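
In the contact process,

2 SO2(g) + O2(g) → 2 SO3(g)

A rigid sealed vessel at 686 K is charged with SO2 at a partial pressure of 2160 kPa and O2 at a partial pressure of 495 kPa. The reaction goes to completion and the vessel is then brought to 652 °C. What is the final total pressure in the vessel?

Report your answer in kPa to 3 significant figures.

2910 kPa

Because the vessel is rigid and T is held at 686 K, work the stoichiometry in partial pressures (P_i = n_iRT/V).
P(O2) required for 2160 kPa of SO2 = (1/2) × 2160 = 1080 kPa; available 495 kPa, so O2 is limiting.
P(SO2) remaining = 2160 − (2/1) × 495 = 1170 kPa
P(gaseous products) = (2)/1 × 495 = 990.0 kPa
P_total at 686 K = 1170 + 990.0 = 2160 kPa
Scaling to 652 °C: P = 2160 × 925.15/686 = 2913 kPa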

WHAT YOU NEED TO DO.
Retype all the data. Nothing may be left out or altered.

RESULT FOR THIS TASK.
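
In the contact process,

2 SO2(g) + O2(g) → 2 SO3(g)

A rigid sealed vessel at 686 K is charged with SO2 at a partial pressure of 2160 kPa and O2 at a partial pressure of 495 kPa. The reaction goes to completion and the vessel is then brought to 652 °C. What is the final total pressure in the vessel?

Report your answer in kPa to 3 significant figures.

2910 kPa

Because the vessel is rigid and T is held at 686 K, work the stoichiometry in partial pressures (P_i = n_iRT/V).
P(O2) required for 2160 kPa of SO2 = (1/2) × 2160 = 1080 kPa; available 495 kPa, so O2 is limiting.
P(SO2) remaining = 2160 − (2/1) × 495 = 1170 kPa
P(gaseous products) = (2)/1 × 495 = 990.0 kPa
P_total at 686 K = 1170 + 990.0 = 2160 kPa
Scaling to 652 °C: P = 2160 × 925.15/686 = 2913 kPa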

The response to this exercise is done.